> _Activity_
From the first line to the last, transcribe the data exactly.

> _Records for the exercise_
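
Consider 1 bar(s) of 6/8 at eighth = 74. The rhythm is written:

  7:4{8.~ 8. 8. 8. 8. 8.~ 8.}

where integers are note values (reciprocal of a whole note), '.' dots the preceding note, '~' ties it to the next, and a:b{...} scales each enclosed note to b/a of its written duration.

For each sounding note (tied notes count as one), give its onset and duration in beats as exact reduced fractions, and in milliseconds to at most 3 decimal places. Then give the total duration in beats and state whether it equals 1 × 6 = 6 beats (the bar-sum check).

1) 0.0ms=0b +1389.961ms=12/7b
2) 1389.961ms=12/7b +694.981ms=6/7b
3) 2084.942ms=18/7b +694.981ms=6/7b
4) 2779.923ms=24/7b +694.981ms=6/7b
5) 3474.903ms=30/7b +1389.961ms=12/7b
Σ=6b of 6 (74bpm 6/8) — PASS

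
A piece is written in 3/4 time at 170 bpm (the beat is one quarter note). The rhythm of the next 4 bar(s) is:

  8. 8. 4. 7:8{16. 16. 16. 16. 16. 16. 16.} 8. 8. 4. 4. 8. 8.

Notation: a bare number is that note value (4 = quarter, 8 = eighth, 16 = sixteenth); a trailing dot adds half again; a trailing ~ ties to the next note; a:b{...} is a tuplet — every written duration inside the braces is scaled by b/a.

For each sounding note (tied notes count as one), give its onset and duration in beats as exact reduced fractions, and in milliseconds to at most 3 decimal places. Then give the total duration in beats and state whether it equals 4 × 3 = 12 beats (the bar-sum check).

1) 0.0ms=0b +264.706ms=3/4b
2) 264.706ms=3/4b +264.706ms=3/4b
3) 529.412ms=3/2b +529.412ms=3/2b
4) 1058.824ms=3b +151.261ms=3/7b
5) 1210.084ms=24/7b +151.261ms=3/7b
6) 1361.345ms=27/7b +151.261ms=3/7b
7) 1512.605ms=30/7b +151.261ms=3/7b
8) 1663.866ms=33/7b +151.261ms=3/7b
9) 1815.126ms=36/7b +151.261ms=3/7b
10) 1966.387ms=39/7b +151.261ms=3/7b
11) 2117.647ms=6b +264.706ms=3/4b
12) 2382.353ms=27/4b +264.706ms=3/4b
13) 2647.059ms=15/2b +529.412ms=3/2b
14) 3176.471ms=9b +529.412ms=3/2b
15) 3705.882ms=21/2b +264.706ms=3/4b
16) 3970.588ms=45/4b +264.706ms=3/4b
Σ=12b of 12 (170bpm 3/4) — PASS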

> _Your response_
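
Consider 1 bar(s) of 6/8 at eighth = 74. The rhythm is written:

  7:4{8.~ 8. 8. 8. 8. 8.~ 8.}

where integers are note values (reciprocal of a whole note), '.' dots the preceding note, '~' ties it to the next, and a:b{...} scales each enclosed note to b/a of its written duration.

For each sounding note (tied notes count as one), give its onset and duration in beats as exact reduced fractions, and in milliseconds to at most 3 decimal places. Then give the total duration in beats and state whether it equals 1 × 6 = 6 beats (the bar-sum check).

1) 0.0ms=0b +1389.961ms=12/7b
2) 1389.961ms=12/7b +694.981ms=6/7b
3) 2084.942ms=18/7b +694.981ms=6/7b
4) 2779.923ms=24/7b +694.981ms=6/7b
5) 3474.903ms=30/7b +1389.961ms=12/7b
Σ=6b of 6 (74bpm 6/8) — PASS

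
A piece is written in 3/4 time at 170 bpm (the beat is one quarter note). The rhythm of the next 4 bar(s) is:

  8. 8. 4. 7:8{16. 16. 16. 16. 16. 16. 16.} 8. 8. 4. 4. 8. 8.

Notation: a bare number is that note value (4 = quarter, 8 = eighth, 16 = sixteenth); a trailing dot adds half again; a trailing ~ ties to the next note; a:b{...} is a tuplet — every written duration inside the braces is scaled by b/a.

For each sounding note (tied notes count as one), give its onset and duration in beats as exact reduced fractions, and in milliseconds to at most 3 decimal places. Then give the total duration in beats and state whether it equals 4 × 3 = 12 beats (the bar-sum check).

1) 0.0ms=0b +264.706ms=3/4b
2) 264.706ms=3/4b +264.706ms=3/4b
3) 529.412ms=3/2b +529.412ms=3/2b
4) 1058.824ms=3b +151.261ms=3/7b
5) 1210.084ms=24/7b +151.261ms=3/7b
6) 1361.345ms=27/7b +151.261ms=3/7b
7) 1512.605ms=30/7b +151.261ms=3/7b
8) 1663.866ms=33/7b +151.261ms=3/7b
9) 1815.126ms=36/7b +151.261ms=3/7b
10) 1966.387ms=39/7b +151.261ms=3/7b
11) 2117.647ms=6b +264.706ms=3/4b
12) 2382.353ms=27/4b +264.706ms=3/4b
13) 2647.059ms=15/2b +529.412ms=3/2b
14) 3176.471ms=9b +529.412ms=3/2b
15) 3705.882ms=21/2b +264.706ms=3/4b
16) 3970.588ms=45/4b +264.706ms=3/4b
Σ=12b of 12 (170bpm 3/4) — PASS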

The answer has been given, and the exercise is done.